Collected data:
Start of Block
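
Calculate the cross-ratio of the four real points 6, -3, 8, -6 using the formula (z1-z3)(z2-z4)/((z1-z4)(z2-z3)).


Step 1: (z1-z3)(z2-z4) = (-2) * 3 = -6
Step 2: (z1-z4)(z2-z3) = 12 * (-11) = -132
Step 3: Cross-ratio = 6/132 = 1/22

1/22


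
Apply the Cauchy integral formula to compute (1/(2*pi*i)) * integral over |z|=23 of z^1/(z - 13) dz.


Step 1: f(z) = z^1, a = 13 is inside |z| = 23
Step 2: By Cauchy integral formula: (1/(2pi*i)) * integral = f(a)
Step 3: f(13) = 13^1 = 13

13


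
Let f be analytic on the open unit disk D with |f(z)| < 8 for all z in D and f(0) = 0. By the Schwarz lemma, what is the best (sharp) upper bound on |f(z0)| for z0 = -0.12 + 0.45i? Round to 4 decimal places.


Step 1: g = f/8 maps D -> D with g(0) = 0, so by the Schwarz lemma |g(z)| <= |z|, i.e. |f(z)| <= 8|z|; this is sharp (f(z) = 8z).
Step 2: |z0|^2 = (-0.12)^2 + 0.45^2 = 0.2169
Step 3: |z0| = sqrt(0.2169) = 0.465725
Step 4: Best bound = 8 * |z0| = 8 * 0.465725 = 3.7258

3.7258


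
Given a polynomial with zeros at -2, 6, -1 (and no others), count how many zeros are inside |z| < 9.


Step 1: Check each root:
  z = -2: |-2| = 2 < 9
  z = 6: |6| = 6 < 9
  z = -1: |-1| = 1 < 9
Step 2: Count = 3

3


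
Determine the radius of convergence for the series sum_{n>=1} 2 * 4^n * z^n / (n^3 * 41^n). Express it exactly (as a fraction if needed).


Step 1: General term a_n = 2 * 4^n / (n^3 * 41^n)
Step 2: By the root test, |a_n|^(1/n) = 2^(1/n) * 4 / (n^(3/n) * 41) -> 4/41 as n -> infinity (since 2^(1/n) -> 1 and n^(3/n) -> 1)
Step 3: R = 1/lim|a_n|^(1/n) = 41/4

41/4


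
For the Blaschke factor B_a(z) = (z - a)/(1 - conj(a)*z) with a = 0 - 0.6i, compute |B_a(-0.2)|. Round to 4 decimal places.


Step 1: Numerator z0 - a = -0.2 - (0 - 0.6i) = -0.2 + 0.6i
Step 2: Denominator 1 - conj(a)*z0 = 1 - (0 + 0.6i)*(-0.2) = 1 + 0.12i
Step 3: |z0 - a|^2 = (-0.2)^2 + 0.6^2 = 0.4; |1 - conj(a)*z0|^2 = 1^2 + 0.12^2 = 1.0144
Step 4: |B_a(-0.2)| = sqrt(0.4 / 1.0144) = sqrt(0.394322)
Step 5: = 0.628

0.628


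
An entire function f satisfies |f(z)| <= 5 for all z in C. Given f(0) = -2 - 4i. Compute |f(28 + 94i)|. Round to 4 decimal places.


Step 1: By Liouville's theorem, a bounded entire function is constant.
Step 2: f(z) = f(0) = -2 - 4i for all z.
Step 3: |f(w)| = |-2 - 4i| = sqrt(4 + 16)
Step 4: = 4.4721

4.4721


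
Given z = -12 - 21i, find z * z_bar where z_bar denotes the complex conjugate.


Step 1: conj(z) = -12 + 21i
Step 2: z * conj(z) = (-12)^2 + (-21)^2
Step 3: = 144 + 441 = 585

585


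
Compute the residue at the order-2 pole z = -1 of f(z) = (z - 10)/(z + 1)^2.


Step 1: Pole of order 2 at z = -1
Step 2: Res = lim d/dz [(z + 1)^2 * f(z)] as z -> -1
Step 3: (z + 1)^2 * f(z) = z - 10
Step 4: d/dz[z - 10] = 1

1


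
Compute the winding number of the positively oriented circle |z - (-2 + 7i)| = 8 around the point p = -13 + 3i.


Step 1: Center c = (-2, 7), radius = 8
Step 2: |p - c|^2 = (-11)^2 + (-4)^2 = 137
Step 3: r^2 = 64
Step 4: |p-c| > r so winding number = 0

0


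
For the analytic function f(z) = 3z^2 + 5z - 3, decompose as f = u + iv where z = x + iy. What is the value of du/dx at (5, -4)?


Step 1: f(z) = 3(x+iy)^2 + 5(x+iy) - 3
Step 2: u = 3(x^2 - y^2) + 5x - 3
Step 3: u_x = 6x + 5
Step 4: At (5, -4): u_x = 30 + 5 = 35

35


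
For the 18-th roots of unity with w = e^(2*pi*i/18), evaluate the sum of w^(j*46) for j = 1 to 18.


Step 1: The sum sum_{j=1}^{n} w^(k*j) equals n if n | k, else 0.
Step 2: Here n = 18, k = 46
Step 3: Does n divide k? 18 | 46 -> False
Step 4: Sum = 0

0


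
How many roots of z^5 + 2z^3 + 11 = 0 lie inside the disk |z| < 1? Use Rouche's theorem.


Step 1: On |z| = 1 the three terms have sizes |z^5| = 1^5 = 1, |2z^3| = 2*1^3 = 2, |11| = 11
Step 2: The dominant term is g(z) = 11; let h(z) = z^5 + 2z^3 so f = g + h
Step 3: On |z| = 1: |g| = 11 and |h| <= 1 + 2 = 3
Step 4: Since 11 > 3, |h| < |g| on |z| = 1, so by Rouche f has the same number of zeros as g inside |z| < 1
Step 5: g(z) = 11 is a nonzero constant with no zeros inside |z| < 1. Answer = 0

0


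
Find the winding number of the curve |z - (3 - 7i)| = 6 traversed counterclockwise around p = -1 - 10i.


Step 1: Center c = (3, -7), radius = 6
Step 2: |p - c|^2 = (-4)^2 + (-3)^2 = 25
Step 3: r^2 = 36
Step 4: |p-c| < r so winding number = 1

1


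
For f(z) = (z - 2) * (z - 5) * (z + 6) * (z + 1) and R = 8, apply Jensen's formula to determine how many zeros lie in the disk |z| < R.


Jensen's formula: (1/2pi)*integral log|f(Re^it)|dt = log|f(0)| + sum_{|a_k|<R} log(R/|a_k|)
Step 1: f(0) = (-2) * (-5) * 6 * 1 = 60
Step 2: log|f(0)| = log|2| + log|5| + log|-6| + log|-1| = 4.0943
Step 3: Zeros inside |z| < 8: 2, 5, -6, -1
Step 4: Jensen sum = log(8/2) + log(8/5) + log(8/6) + log(8/1) = 4.2234
Step 5: n(R) = number of terms in the Jensen sum = count of zeros inside |z| < 8 = 4

4


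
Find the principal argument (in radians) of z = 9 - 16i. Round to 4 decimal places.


Step 1: z = 9 - 16i
Step 2: arg(z) = atan2(-16, 9)
Step 3: arg(z) = -1.0584

-1.0584


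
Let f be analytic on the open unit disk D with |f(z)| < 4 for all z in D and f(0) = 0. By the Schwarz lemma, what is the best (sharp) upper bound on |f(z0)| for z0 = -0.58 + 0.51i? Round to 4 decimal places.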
End of Block
### [The task]
All the records above need to be printed exactly.

### [Response box]
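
Calculate the cross-ratio of the four real points 6, -3, 8, -6 using the formula (z1-z3)(z2-z4)/((z1-z4)(z2-z3)).


Step 1: (z1-z3)(z2-z4) = (-2) * 3 = -6
Step 2: (z1-z4)(z2-z3) = 12 * (-11) = -132
Step 3: Cross-ratio = 6/132 = 1/22

1/22


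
Apply the Cauchy integral formula to compute (1/(2*pi*i)) * integral over |z|=23 of z^1/(z - 13) dz.


Step 1: f(z) = z^1, a = 13 is inside |z| = 23
Step 2: By Cauchy integral formula: (1/(2pi*i)) * integral = f(a)
Step 3: f(13) = 13^1 = 13

13


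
Let f be analytic on the open unit disk D with |f(z)| < 8 for all z in D and f(0) = 0. By the Schwarz lemma, what is the best (sharp) upper bound on |f(z0)| for z0 = -0.12 + 0.45i? Round to 4 decimal places.


Step 1: g = f/8 maps D -> D with g(0) = 0, so by the Schwarz lemma |g(z)| <= |z|, i.e. |f(z)| <= 8|z|; this is sharp (f(z) = 8z).
Step 2: |z0|^2 = (-0.12)^2 + 0.45^2 = 0.2169
Step 3: |z0| = sqrt(0.2169) = 0.465725
Step 4: Best bound = 8 * |z0| = 8 * 0.465725 = 3.7258

3.7258


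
Given a polynomial with zeros at -2, 6, -1 (and no others), count how many zeros are inside |z| < 9.


Step 1: Check each root:
  z = -2: |-2| = 2 < 9
  z = 6: |6| = 6 < 9
  z = -1: |-1| = 1 < 9
Step 2: Count = 3

3


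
Determine the radius of convergence for the series sum_{n>=1} 2 * 4^n * z^n / (n^3 * 41^n). Express it exactly (as a fraction if needed).


Step 1: General term a_n = 2 * 4^n / (n^3 * 41^n)
Step 2: By the root test, |a_n|^(1/n) = 2^(1/n) * 4 / (n^(3/n) * 41) -> 4/41 as n -> infinity (since 2^(1/n) -> 1 and n^(3/n) -> 1)
Step 3: R = 1/lim|a_n|^(1/n) = 41/4

41/4


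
For the Blaschke factor B_a(z) = (z - a)/(1 - conj(a)*z) with a = 0 - 0.6i, compute |B_a(-0.2)|. Round to 4 decimal places.


Step 1: Numerator z0 - a = -0.2 - (0 - 0.6i) = -0.2 + 0.6i
Step 2: Denominator 1 - conj(a)*z0 = 1 - (0 + 0.6i)*(-0.2) = 1 + 0.12i
Step 3: |z0 - a|^2 = (-0.2)^2 + 0.6^2 = 0.4; |1 - conj(a)*z0|^2 = 1^2 + 0.12^2 = 1.0144
Step 4: |B_a(-0.2)| = sqrt(0.4 / 1.0144) = sqrt(0.394322)
Step 5: = 0.628

0.628


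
An entire function f satisfies |f(z)| <= 5 for all z in C. Given f(0) = -2 - 4i. Compute |f(28 + 94i)|. Round to 4 decimal places.


Step 1: By Liouville's theorem, a bounded entire function is constant.
Step 2: f(z) = f(0) = -2 - 4i for all z.
Step 3: |f(w)| = |-2 - 4i| = sqrt(4 + 16)
Step 4: = 4.4721

4.4721


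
Given z = -12 - 21i, find z * z_bar where z_bar denotes the complex conjugate.


Step 1: conj(z) = -12 + 21i
Step 2: z * conj(z) = (-12)^2 + (-21)^2
Step 3: = 144 + 441 = 585

585


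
Compute the residue at the order-2 pole z = -1 of f(z) = (z - 10)/(z + 1)^2.


Step 1: Pole of order 2 at z = -1
Step 2: Res = lim d/dz [(z + 1)^2 * f(z)] as z -> -1
Step 3: (z + 1)^2 * f(z) = z - 10
Step 4: d/dz[z - 10] = 1

1


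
Compute the winding number of the positively oriented circle |z - (-2 + 7i)| = 8 around the point p = -13 + 3i.


Step 1: Center c = (-2, 7), radius = 8
Step 2: |p - c|^2 = (-11)^2 + (-4)^2 = 137
Step 3: r^2 = 64
Step 4: |p-c| > r so winding number = 0

0


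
For the analytic function f(z) = 3z^2 + 5z - 3, decompose as f = u + iv where z = x + iy. What is the value of du/dx at (5, -4)?


Step 1: f(z) = 3(x+iy)^2 + 5(x+iy) - 3
Step 2: u = 3(x^2 - y^2) + 5x - 3
Step 3: u_x = 6x + 5
Step 4: At (5, -4): u_x = 30 + 5 = 35

35


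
For the 18-th roots of unity with w = e^(2*pi*i/18), evaluate the sum of w^(j*46) for j = 1 to 18.


Step 1: The sum sum_{j=1}^{n} w^(k*j) equals n if n | k, else 0.
Step 2: Here n = 18, k = 46
Step 3: Does n divide k? 18 | 46 -> False
Step 4: Sum = 0

0


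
How many roots of z^5 + 2z^3 + 11 = 0 lie inside the disk |z| < 1? Use Rouche's theorem.


Step 1: On |z| = 1 the three terms have sizes |z^5| = 1^5 = 1, |2z^3| = 2*1^3 = 2, |11| = 11
Step 2: The dominant term is g(z) = 11; let h(z) = z^5 + 2z^3 so f = g + h
Step 3: On |z| = 1: |g| = 11 and |h| <= 1 + 2 = 3
Step 4: Since 11 > 3, |h| < |g| on |z| = 1, so by Rouche f has the same number of zeros as g inside |z| < 1
Step 5: g(z) = 11 is a nonzero constant with no zeros inside |z| < 1. Answer = 0

0


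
Find the winding number of the curve |z - (3 - 7i)| = 6 traversed counterclockwise around p = -1 - 10i.


Step 1: Center c = (3, -7), radius = 6
Step 2: |p - c|^2 = (-4)^2 + (-3)^2 = 25
Step 3: r^2 = 36
Step 4: |p-c| < r so winding number = 1

1


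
For f(z) = (z - 2) * (z - 5) * (z + 6) * (z + 1) and R = 8, apply Jensen's formula to determine how many zeros lie in the disk |z| < R.


Jensen's formula: (1/2pi)*integral log|f(Re^it)|dt = log|f(0)| + sum_{|a_k|<R} log(R/|a_k|)
Step 1: f(0) = (-2) * (-5) * 6 * 1 = 60
Step 2: log|f(0)| = log|2| + log|5| + log|-6| + log|-1| = 4.0943
Step 3: Zeros inside |z| < 8: 2, 5, -6, -1
Step 4: Jensen sum = log(8/2) + log(8/5) + log(8/6) + log(8/1) = 4.2234
Step 5: n(R) = number of terms in the Jensen sum = count of zeros inside |z| < 8 = 4

4


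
Find the principal argument (in radians) of z = 9 - 16i. Round to 4 decimal places.


Step 1: z = 9 - 16i
Step 2: arg(z) = atan2(-16, 9)
Step 3: arg(z) = -1.0584

-1.0584


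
Let f be analytic on the open unit disk D with |f(z)| < 4 for all z in D and f(0) = 0. By the Schwarz lemma, what is the best (sharp) upper bound on |f(z0)| for z0 = -0.58 + 0.51i? Round to 4 decimal places.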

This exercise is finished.